──────── RECORDS ────────

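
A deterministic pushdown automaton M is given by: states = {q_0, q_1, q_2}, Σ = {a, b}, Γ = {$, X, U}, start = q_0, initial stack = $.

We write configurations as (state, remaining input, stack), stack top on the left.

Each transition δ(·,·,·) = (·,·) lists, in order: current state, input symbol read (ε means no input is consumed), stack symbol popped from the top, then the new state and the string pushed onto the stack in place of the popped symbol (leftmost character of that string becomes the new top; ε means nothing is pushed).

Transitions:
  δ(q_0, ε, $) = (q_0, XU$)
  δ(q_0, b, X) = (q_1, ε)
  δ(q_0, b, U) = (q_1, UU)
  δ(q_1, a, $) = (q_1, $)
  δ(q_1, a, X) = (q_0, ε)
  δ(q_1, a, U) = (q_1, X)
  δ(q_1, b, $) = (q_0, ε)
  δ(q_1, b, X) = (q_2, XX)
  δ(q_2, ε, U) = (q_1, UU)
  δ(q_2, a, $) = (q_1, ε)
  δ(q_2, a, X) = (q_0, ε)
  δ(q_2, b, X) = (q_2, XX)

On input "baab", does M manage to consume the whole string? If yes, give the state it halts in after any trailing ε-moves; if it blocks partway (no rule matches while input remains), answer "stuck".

q_1

(q_0, baab, $)
  ε-move, top $: go to q_0, push XU$ → (q_0, baab, XU$)
  read b, top X: go to q_1, push ε → (q_1, aab, U$)
  read a, top U: go to q_1, push X → (q_1, ab, X$)
  read a, top X: go to q_0, push ε → (q_0, b, $)
  ε-move, top $: go to q_0, push XU$ → (q_0, b, XU$)
  read b, top X: go to q_1, push ε → (q_1, ε, U$)
All input consumed; M is in state q_1.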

────────

§ **EXERCISE DETAILS**
Working through the entries above, copy every line in which "stack" is found.

§ **SOLUTION TO THIS PROBLEM**
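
A deterministic pushdown automaton M is given by: states = {q_0, q_1, q_2}, Σ = {a, b}, Γ = {$, X, U}, start = q_0, initial stack = $.
We write configurations as (state, remaining input, stack), stack top on the left.
Each transition δ(·,·,·) = (·,·) lists, in order: current state, input symbol read (ε means no input is consumed), stack symbol popped from the top, then the new state and the string pushed onto the stack in place of the popped symbol (leftmost character of that string becomes the new top; ε means nothing is pushed).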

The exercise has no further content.